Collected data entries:

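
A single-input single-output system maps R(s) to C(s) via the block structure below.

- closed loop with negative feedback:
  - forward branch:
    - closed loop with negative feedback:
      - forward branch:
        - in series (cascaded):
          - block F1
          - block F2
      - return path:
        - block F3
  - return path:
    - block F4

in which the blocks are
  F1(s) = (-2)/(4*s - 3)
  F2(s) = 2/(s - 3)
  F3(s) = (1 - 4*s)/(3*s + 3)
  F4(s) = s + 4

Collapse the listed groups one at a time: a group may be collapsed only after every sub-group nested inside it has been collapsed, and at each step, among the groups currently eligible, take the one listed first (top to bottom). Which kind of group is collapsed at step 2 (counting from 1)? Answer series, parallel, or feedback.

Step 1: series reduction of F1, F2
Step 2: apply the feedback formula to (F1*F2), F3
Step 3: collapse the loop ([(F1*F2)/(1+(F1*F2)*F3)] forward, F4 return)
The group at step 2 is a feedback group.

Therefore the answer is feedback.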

What you need to do: Where a line above contains the string "closed", copy that line.

Written answer:
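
- closed loop with negative feedback:
    - closed loop with negative feedback: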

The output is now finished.